Record excerpts:
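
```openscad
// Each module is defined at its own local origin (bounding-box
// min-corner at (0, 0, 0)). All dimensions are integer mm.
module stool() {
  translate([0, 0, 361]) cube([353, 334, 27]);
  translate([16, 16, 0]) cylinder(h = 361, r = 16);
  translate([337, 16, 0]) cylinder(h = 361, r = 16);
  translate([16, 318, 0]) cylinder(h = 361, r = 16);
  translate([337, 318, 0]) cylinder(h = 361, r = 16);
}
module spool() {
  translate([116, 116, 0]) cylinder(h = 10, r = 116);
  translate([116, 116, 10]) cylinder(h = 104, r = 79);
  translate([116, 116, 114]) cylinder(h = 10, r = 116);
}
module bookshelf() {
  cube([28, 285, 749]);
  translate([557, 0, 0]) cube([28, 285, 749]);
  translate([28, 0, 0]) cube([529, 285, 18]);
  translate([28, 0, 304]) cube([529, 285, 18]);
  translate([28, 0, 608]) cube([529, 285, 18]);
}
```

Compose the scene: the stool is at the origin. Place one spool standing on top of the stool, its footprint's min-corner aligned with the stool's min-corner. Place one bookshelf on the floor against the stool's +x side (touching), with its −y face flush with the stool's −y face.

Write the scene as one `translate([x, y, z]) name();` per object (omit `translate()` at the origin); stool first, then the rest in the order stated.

stool();
translate([0, 0, 388]) spool();
translate([353, 0, 0]) bookshelf();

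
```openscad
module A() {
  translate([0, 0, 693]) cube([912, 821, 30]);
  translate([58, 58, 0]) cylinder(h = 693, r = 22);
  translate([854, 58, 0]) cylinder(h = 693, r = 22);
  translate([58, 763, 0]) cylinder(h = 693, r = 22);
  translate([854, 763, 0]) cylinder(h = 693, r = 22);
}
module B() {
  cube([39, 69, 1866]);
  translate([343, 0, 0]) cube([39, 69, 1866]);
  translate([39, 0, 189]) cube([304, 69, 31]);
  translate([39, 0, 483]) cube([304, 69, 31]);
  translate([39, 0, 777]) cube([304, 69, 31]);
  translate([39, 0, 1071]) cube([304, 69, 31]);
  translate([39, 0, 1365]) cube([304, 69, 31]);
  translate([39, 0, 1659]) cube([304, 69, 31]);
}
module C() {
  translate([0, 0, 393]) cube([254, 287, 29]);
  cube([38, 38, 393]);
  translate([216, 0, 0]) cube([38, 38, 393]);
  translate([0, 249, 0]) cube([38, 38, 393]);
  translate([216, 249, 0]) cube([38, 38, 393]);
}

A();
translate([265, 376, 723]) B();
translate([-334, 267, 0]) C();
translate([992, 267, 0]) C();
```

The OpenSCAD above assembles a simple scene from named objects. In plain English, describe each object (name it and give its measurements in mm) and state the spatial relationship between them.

A is a table with a 912×821 mm rectangular top, 30 mm thick, top surface at z = 723 mm, supported by four round legs of 44 mm diameter, each leg's bounding box inset 36 mm from the nearest pair of top edges, running from the floor.

B is a straight ladder. Two 39×69 mm vertical rails, 1866 mm tall, stand 382 mm apart (outside-to-outside) with their front faces coplanar on the −y side. 6 rungs, each 69 mm deep and 31 mm tall, span between the inner faces of the rails, front faces flush with the rails. The lowest rung's underside is at z = 189 mm and rungs are spaced 294 mm apart (underside to underside).

C is a simple wooden stool: a rectangular seat 254 mm (x) by 287 mm (y), 29 mm thick, top face at z = 422 mm, on four square legs, each 38×38 mm in cross-section. The legs rest on z = 0, each flush with a corner of the seat.

The ladder is on top of the table, centred. Two stools sit around the table at the −x, +x sides.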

Activity: In full and without alteration, reproduce the records above.

Exercise result:
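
```openscad
// Each module is defined at its own local origin (bounding-box
// min-corner at (0, 0, 0)). All dimensions are integer mm.
module stool() {
  translate([0, 0, 361]) cube([353, 334, 27]);
  translate([16, 16, 0]) cylinder(h = 361, r = 16);
  translate([337, 16, 0]) cylinder(h = 361, r = 16);
  translate([16, 318, 0]) cylinder(h = 361, r = 16);
  translate([337, 318, 0]) cylinder(h = 361, r = 16);
}
module spool() {
  translate([116, 116, 0]) cylinder(h = 10, r = 116);
  translate([116, 116, 10]) cylinder(h = 104, r = 79);
  translate([116, 116, 114]) cylinder(h = 10, r = 116);
}
module bookshelf() {
  cube([28, 285, 749]);
  translate([557, 0, 0]) cube([28, 285, 749]);
  translate([28, 0, 0]) cube([529, 285, 18]);
  translate([28, 0, 304]) cube([529, 285, 18]);
  translate([28, 0, 608]) cube([529, 285, 18]);
}
```

Compose the scene: the stool is at the origin. Place one spool standing on top of the stool, its footprint's min-corner aligned with the stool's min-corner. Place one bookshelf on the floor against the stool's +x side (touching), with its −y face flush with the stool's −y face.

Write the scene as one `translate([x, y, z]) name();` per object (omit `translate()` at the origin); stool first, then the rest in the order stated.

stool();
translate([0, 0, 388]) spool();
translate([353, 0, 0]) bookshelf();

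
```openscad
module A() {
  translate([0, 0, 693]) cube([912, 821, 30]);
  translate([58, 58, 0]) cylinder(h = 693, r = 22);
  translate([854, 58, 0]) cylinder(h = 693, r = 22);
  translate([58, 763, 0]) cylinder(h = 693, r = 22);
  translate([854, 763, 0]) cylinder(h = 693, r = 22);
}
module B() {
  cube([39, 69, 1866]);
  translate([343, 0, 0]) cube([39, 69, 1866]);
  translate([39, 0, 189]) cube([304, 69, 31]);
  translate([39, 0, 483]) cube([304, 69, 31]);
  translate([39, 0, 777]) cube([304, 69, 31]);
  translate([39, 0, 1071]) cube([304, 69, 31]);
  translate([39, 0, 1365]) cube([304, 69, 31]);
  translate([39, 0, 1659]) cube([304, 69, 31]);
}
module C() {
  translate([0, 0, 393]) cube([254, 287, 29]);
  cube([38, 38, 393]);
  translate([216, 0, 0]) cube([38, 38, 393]);
  translate([0, 249, 0]) cube([38, 38, 393]);
  translate([216, 249, 0]) cube([38, 38, 393]);
}

A();
translate([265, 376, 723]) B();
translate([-334, 267, 0]) C();
translate([992, 267, 0]) C();
```

The OpenSCAD above assembles a simple scene from named objects. In plain English, describe each object (name it and give its measurements in mm) and state the spatial relationship between them.

A is a table with a 912×821 mm rectangular top, 30 mm thick, top surface at z = 723 mm, supported by four round legs of 44 mm diameter, each leg's bounding box inset 36 mm from the nearest pair of top edges, running from the floor.

B is a straight ladder. Two 39×69 mm vertical rails, 1866 mm tall, stand 382 mm apart (outside-to-outside) with their front faces coplanar on the −y side. 6 rungs, each 69 mm deep and 31 mm tall, span between the inner faces of the rails, front faces flush with the rails. The lowest rung's underside is at z = 189 mm and rungs are spaced 294 mm apart (underside to underside).

C is a simple wooden stool: a rectangular seat 254 mm (x) by 287 mm (y), 29 mm thick, top face at z = 422 mm, on four square legs, each 38×38 mm in cross-section. The legs rest on z = 0, each flush with a corner of the seat.

The ladder is on top of the table, centred. Two stools sit around the table at the −x, +x sides.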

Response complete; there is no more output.